## Study material
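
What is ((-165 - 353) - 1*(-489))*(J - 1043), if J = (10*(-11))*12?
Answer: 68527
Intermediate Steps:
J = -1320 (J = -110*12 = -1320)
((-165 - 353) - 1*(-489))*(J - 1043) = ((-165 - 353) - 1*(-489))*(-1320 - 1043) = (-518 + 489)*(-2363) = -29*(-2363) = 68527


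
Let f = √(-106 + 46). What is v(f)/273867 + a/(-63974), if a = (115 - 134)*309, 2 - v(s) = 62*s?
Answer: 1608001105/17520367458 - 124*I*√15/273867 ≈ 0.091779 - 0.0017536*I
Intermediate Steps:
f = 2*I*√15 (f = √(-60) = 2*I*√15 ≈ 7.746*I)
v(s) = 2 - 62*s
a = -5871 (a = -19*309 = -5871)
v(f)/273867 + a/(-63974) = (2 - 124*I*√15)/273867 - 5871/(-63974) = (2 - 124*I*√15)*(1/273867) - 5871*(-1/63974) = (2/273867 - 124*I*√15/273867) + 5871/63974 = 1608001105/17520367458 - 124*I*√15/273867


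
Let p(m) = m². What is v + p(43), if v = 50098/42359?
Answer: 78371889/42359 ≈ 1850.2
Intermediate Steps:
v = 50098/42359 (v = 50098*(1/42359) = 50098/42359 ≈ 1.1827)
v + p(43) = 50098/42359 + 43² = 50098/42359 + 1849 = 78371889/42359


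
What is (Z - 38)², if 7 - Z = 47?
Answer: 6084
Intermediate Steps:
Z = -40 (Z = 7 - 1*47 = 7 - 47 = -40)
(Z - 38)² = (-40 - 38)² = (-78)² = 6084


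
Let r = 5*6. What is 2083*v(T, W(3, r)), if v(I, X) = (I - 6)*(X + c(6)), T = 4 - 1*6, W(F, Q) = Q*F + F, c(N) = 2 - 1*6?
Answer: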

## Exercise prompt
Beginning with the first line and ending with the last, restate the data word for word.

## Response area
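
What is ((-165 - 353) - 1*(-489))*(J - 1043), if J = (10*(-11))*12?
Answer: 68527
Intermediate Steps:
J = -1320 (J = -110*12 = -1320)
((-165 - 353) - 1*(-489))*(J - 1043) = ((-165 - 353) - 1*(-489))*(-1320 - 1043) = (-518 + 489)*(-2363) = -29*(-2363) = 68527


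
Let f = √(-106 + 46). What is v(f)/273867 + a/(-63974), if a = (115 - 134)*309, 2 - v(s) = 62*s?
Answer: 1608001105/17520367458 - 124*I*√15/273867 ≈ 0.091779 - 0.0017536*I
Intermediate Steps:
f = 2*I*√15 (f = √(-60) = 2*I*√15 ≈ 7.746*I)
v(s) = 2 - 62*s
a = -5871 (a = -19*309 = -5871)
v(f)/273867 + a/(-63974) = (2 - 124*I*√15)/273867 - 5871/(-63974) = (2 - 124*I*√15)*(1/273867) - 5871*(-1/63974) = (2/273867 - 124*I*√15/273867) + 5871/63974 = 1608001105/17520367458 - 124*I*√15/273867


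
Let p(m) = m². What is v + p(43), if v = 50098/42359?
Answer: 78371889/42359 ≈ 1850.2
Intermediate Steps:
v = 50098/42359 (v = 50098*(1/42359) = 50098/42359 ≈ 1.1827)
v + p(43) = 50098/42359 + 43² = 50098/42359 + 1849 = 78371889/42359


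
What is (Z - 38)², if 7 - Z = 47?
Answer: 6084
Intermediate Steps:
Z = -40 (Z = 7 - 1*47 = 7 - 47 = -40)
(Z - 38)² = (-40 - 38)² = (-78)² = 6084


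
Let r = 5*6. What is 2083*v(T, W(3, r)), if v(I, X) = (I - 6)*(X + c(6)), T = 4 - 1*6, W(F, Q) = Q*F + F, c(N) = 2 - 1*6?
Answer: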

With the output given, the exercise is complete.